## Task item:
Only the lines from the one with "What is the" to the end of the records are wanted, each repeated exactly, both ends included.

## Recorded data:

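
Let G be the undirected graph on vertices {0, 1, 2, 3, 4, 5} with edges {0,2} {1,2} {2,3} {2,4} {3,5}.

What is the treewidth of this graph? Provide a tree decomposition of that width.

Treewidth 1.
Bags: B1 = {2, 3}  B2 = {0, 2}  B3 = {3, 5}  B4 = {1, 2}  B5 = {2, 4}
Tree: B1–B2, B1–B3, B1–B4, B1–B5

Each bag holds 2 vertices, so the decomposition has width 1, which upper-bounds the treewidth. Since G has at least one edge (e.g. 2–3), it is not an edgeless graph, so tw(G) ≥ 1. Hence tw(G) = 1 exactly.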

## Task result:
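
What is the treewidth of this graph? Provide a tree decomposition of that width.

Treewidth 1.
Bags: B1 = {2, 3}  B2 = {0, 2}  B3 = {3, 5}  B4 = {1, 2}  B5 = {2, 4}
Tree: B1–B2, B1–B3, B1–B4, B1–B5

Each bag holds 2 vertices, so the decomposition has width 1, which upper-bounds the treewidth. Since G has at least one edge (e.g. 2–3), it is not an edgeless graph, so tw(G) ≥ 1. Hence tw(G) = 1 exactly.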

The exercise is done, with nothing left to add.